## Input records
========

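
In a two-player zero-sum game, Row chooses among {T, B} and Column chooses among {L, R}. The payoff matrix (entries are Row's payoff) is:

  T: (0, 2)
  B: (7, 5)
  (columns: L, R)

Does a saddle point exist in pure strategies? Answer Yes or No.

Yes

Row minima: T → 0, B → 5; maximin = 5.
Column maxima: L → 7, R → 5; minimax = 5.
maximin = minimax = 5, so a saddle point exists.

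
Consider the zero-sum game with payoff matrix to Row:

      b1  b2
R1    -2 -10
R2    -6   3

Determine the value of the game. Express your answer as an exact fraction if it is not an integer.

-66/17

Row minima: R1 → -10, R2 → -6; maximin = -6.
Column maxima: b1 → -2, b2 → 3; minimax = -2.
-6 ≠ -2, so there is no saddle point; optimal play is mixed.
Let Row play R1 with probability p. Expected payoff against b1: (-2)p + (-6)(1−p) = 4p − 6; against b2: (-10)p + 3(1−p) = −13p + 3.
Setting these equal: 4p − 6 = −13p + 3 ⇒ 17p = 9 ⇒ p = 9/17, and the value is (4)·(9/17) − 6 = -66/17.
For Column: with q = P(b1), equating R1's and R2's payoffs gives 8q − 10 = −9q + 3 ⇒ q = 13/17.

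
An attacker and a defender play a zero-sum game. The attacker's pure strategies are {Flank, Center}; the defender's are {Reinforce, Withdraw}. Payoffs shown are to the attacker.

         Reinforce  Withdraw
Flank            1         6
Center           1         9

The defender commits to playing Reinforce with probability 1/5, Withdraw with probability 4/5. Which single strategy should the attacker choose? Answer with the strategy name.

Center

Expected payoff of Flank: (1/5)·1 + (4/5)·6 = 5.
Expected payoff of Center: (1/5)·1 + (4/5)·9 = 37/5.
The largest is 37/5, so the attacker's best response is Center.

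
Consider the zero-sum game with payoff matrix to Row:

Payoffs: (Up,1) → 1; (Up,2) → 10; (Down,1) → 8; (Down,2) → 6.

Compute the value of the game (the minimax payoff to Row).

Row minima: Up → 1, Down → 6; maximin = 6.
Column maxima: 1 → 8, 2 → 10; minimax = 8.
6 ≠ 8, so there is no saddle point; optimal play is mixed.
Let Row play Up with probability p. Expected payoff against 1: 1p + 8(1−p) = −7p + 8; against 2: 10p + 6(1−p) = 4p + 6.
Setting these equal: −7p + 8 = 4p + 6 ⇒ −11p = -2 ⇒ p = 2/11, and the value is (-7)·(2/11) + 8 = 74/11.
For Column: with q = P(1), equating Up's and Down's payoffs gives −9q + 10 = 2q + 6 ⇒ q = 4/11.

74/11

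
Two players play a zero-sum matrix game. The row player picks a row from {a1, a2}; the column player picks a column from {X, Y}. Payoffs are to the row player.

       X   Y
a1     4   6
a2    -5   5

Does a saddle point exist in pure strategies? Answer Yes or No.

Yes

Row minima: a1 → 4, a2 → -5; maximin = 4.
Column maxima: X → 4, Y → 6; minimax = 4.
maximin = minimax = 4, so a saddle point exists.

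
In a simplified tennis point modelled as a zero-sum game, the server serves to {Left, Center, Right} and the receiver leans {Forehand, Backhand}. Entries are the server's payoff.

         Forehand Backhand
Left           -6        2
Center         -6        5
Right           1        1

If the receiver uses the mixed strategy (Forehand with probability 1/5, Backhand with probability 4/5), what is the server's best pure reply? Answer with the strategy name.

Expected payoff of Left: (1/5)·(-6) + (4/5)·2 = 2/5.
Expected payoff of Center: (1/5)·(-6) + (4/5)·5 = 14/5.
Expected payoff of Right: (1/5)·1 + (4/5)·1 = 1.
The largest is 14/5, so the server's best response is Center.

Center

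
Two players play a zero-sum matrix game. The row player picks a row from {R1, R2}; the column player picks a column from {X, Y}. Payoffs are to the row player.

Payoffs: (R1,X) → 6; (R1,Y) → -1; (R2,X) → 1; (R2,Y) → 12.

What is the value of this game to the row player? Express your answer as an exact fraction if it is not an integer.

73/18

Row minima: R1 → -1, R2 → 1; maximin = 1.
Column maxima: X → 6, Y → 12; minimax = 6.
1 ≠ 6, so there is no saddle point; optimal play is mixed.
Let the row player play R1 with probability p. Expected payoff against X: 6p + 1(1−p) = 5p + 1; against Y: (-1)p + 12(1−p) = −13p + 12.
Setting these equal: 5p + 1 = −13p + 12 ⇒ 18p = 11 ⇒ p = 11/18, and the value is (5)·(11/18) + 1 = 73/18.
For the column player: with q = P(X), equating R1's and R2's payoffs gives 7q − 1 = −11q + 12 ⇒ q = 13/18.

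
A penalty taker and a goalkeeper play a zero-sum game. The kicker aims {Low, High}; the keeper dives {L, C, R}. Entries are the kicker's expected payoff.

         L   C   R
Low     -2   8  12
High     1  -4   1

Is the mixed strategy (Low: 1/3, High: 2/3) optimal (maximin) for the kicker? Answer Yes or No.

Against L this mix gives (1/3)·(-2) + (2/3)·1 = 0.
Against C this mix gives (1/3)·8 + (2/3)·(-4) = 0.
Against R this mix gives (1/3)·12 + (2/3)·1 = 14/3.
All of the keeper's active replies (L, C) yield 0, and no column does worse for the kicker. The mix makes the keeper indifferent and guarantees 0, so it is optimal.

Yes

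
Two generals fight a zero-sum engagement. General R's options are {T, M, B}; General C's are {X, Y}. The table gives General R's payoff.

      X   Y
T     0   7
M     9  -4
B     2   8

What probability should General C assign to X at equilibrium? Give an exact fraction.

12/19

Row minima: T → 0, M → -4, B → 2; maximin = 2.
Column maxima: X → 9, Y → 8; minimax = 8.
2 ≠ 8, so there is no saddle point; optimal play is mixed.
T is strictly dominated by B, so General R never plays it.
On the remaining 2×2 (M, B vs X, Y):
Let General R play M with probability p. Expected payoff against X: 9p + 2(1−p) = 7p + 2; against Y: (-4)p + 8(1−p) = −12p + 8.
Setting these equal: 7p + 2 = −12p + 8 ⇒ 19p = 6 ⇒ p = 6/19, and the value is (7)·(6/19) + 2 = 80/19.
For General C: with q = P(X), equating M's and B's payoffs gives 13q − 4 = −6q + 8 ⇒ q = 12/19.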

========

## Exercise description
Among the lines above, return each one holding the string "matrix".

## Completed exercise
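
In a two-player zero-sum game, Row chooses among {T, B} and Column chooses among {L, R}. The payoff matrix (entries are Row's payoff) is:
Consider the zero-sum game with payoff matrix to Row:
Consider the zero-sum game with payoff matrix to Row:
Two players play a zero-sum matrix game. The row player picks a row from {a1, a2}; the column player picks a column from {X, Y}. Payoffs are to the row player.
Two players play a zero-sum matrix game. The row player picks a row from {R1, R2}; the column player picks a column from {X, Y}. Payoffs are to the row player.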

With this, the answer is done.